▸ What you will do: Within the entries below, find the portion that opens with the line containing "2. [order #2] market_sell(qty=2)" and closes with the line containing "8. [order #8] market_sell(qty=4)". Retype that portion exactly and only.
[The records Boundary: Start]
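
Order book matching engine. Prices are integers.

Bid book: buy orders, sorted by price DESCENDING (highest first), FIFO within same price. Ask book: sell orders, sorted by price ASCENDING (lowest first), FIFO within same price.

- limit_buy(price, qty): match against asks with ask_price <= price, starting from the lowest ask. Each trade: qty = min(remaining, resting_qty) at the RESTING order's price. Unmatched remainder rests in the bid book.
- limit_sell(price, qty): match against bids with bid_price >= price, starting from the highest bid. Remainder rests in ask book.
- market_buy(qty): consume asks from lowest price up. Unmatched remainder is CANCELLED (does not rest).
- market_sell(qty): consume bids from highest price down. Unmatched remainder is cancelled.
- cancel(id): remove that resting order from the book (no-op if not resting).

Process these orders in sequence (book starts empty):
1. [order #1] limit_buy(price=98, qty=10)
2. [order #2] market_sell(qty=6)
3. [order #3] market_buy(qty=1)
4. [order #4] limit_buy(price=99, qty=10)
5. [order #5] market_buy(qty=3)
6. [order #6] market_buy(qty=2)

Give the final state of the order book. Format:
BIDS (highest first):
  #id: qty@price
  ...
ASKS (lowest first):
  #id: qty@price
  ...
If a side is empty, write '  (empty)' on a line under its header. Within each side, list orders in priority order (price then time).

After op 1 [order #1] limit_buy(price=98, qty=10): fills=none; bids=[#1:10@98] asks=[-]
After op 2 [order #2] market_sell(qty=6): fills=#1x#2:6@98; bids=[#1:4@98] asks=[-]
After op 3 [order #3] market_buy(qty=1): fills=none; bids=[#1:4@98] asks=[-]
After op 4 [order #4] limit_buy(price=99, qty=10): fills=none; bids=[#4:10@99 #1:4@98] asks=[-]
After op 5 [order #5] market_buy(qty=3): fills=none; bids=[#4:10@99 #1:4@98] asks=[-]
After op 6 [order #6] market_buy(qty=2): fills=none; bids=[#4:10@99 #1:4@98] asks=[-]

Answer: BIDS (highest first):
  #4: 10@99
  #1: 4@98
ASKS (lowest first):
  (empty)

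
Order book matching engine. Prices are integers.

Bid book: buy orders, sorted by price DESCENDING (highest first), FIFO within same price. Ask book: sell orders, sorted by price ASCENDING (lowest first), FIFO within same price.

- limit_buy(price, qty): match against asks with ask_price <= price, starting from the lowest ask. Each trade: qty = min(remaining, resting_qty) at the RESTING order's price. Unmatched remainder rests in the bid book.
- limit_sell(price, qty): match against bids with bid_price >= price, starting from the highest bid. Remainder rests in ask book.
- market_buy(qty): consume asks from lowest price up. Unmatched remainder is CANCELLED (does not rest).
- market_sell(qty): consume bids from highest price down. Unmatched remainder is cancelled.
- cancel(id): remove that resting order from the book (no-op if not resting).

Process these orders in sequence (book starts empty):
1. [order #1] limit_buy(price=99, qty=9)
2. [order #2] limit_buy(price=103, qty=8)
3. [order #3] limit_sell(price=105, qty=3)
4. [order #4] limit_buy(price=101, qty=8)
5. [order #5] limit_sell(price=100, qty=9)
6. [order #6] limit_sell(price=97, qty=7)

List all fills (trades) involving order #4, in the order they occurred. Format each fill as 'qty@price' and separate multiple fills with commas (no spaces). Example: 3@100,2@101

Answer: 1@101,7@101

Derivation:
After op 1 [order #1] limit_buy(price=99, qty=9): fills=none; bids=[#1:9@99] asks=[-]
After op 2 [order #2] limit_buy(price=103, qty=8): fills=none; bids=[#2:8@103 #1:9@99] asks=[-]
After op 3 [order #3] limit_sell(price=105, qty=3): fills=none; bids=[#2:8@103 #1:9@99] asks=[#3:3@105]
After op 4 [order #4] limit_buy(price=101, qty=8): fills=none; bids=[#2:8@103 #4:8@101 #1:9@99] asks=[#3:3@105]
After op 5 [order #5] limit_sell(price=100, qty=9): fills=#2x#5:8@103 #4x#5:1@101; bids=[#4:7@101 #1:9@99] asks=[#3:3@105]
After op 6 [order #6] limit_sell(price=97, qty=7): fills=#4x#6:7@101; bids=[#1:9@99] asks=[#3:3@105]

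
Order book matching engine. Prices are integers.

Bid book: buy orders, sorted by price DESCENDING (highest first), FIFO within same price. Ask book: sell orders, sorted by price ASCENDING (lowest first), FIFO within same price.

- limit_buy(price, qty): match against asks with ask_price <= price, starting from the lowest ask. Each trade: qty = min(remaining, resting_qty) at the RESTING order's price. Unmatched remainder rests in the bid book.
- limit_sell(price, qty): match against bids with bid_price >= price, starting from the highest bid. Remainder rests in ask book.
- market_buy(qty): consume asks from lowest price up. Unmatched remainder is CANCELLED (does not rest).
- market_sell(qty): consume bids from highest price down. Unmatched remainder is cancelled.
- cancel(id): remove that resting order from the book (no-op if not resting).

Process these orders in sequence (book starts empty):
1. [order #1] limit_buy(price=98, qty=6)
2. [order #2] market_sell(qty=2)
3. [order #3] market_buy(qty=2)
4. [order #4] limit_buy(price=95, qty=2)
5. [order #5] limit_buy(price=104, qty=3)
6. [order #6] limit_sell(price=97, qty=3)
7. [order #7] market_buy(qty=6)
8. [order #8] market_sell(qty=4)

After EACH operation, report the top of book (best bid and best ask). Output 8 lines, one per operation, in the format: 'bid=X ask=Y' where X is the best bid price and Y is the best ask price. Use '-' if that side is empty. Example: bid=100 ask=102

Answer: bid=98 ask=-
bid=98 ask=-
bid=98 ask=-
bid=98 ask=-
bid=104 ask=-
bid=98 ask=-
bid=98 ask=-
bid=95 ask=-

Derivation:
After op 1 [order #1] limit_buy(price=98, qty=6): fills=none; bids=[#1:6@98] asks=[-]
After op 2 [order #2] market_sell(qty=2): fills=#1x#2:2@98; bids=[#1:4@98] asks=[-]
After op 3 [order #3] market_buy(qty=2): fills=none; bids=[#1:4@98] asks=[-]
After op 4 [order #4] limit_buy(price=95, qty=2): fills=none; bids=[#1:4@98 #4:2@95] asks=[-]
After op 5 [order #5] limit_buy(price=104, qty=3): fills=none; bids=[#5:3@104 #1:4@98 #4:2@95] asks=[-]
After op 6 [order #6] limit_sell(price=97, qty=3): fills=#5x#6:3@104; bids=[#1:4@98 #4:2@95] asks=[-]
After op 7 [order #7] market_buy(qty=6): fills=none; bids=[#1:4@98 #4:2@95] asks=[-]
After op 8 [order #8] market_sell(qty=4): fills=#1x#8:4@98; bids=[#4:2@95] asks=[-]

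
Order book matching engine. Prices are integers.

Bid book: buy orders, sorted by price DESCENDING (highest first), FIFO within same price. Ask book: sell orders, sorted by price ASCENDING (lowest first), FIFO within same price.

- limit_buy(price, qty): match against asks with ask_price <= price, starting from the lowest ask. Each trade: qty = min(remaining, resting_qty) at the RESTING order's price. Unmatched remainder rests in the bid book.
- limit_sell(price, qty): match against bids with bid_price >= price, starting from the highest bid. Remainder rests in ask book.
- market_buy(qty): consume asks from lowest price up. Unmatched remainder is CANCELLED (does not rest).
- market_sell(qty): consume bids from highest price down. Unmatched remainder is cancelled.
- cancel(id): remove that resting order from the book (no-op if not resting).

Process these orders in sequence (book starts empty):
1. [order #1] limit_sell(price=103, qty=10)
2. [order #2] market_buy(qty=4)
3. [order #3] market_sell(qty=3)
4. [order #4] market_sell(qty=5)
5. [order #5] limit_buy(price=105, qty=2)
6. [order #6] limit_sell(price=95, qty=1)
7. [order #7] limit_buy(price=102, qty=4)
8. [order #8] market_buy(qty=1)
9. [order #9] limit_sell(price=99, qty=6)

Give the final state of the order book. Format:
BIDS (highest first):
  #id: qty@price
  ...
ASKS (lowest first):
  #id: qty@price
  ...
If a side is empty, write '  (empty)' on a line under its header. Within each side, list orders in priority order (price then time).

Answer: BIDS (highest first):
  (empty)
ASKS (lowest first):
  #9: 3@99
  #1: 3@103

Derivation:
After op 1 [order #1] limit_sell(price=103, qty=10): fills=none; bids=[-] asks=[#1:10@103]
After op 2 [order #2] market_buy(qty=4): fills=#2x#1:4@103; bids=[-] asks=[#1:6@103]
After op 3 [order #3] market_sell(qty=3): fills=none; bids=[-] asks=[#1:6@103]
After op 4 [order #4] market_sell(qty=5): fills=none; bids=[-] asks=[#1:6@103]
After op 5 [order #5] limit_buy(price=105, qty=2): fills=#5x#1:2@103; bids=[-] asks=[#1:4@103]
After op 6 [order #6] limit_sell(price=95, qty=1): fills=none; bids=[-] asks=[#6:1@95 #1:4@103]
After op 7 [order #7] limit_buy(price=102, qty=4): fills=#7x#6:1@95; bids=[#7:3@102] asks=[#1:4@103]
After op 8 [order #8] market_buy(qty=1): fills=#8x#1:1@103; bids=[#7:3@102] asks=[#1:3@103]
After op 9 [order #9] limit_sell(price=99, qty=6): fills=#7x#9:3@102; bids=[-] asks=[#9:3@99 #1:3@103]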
[The records Boundary: End]
▸ Response to the task:
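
2. [order #2] market_sell(qty=2)
3. [order #3] market_buy(qty=2)
4. [order #4] limit_buy(price=95, qty=2)
5. [order #5] limit_buy(price=104, qty=3)
6. [order #6] limit_sell(price=97, qty=3)
7. [order #7] market_buy(qty=6)
8. [order #8] market_sell(qty=4)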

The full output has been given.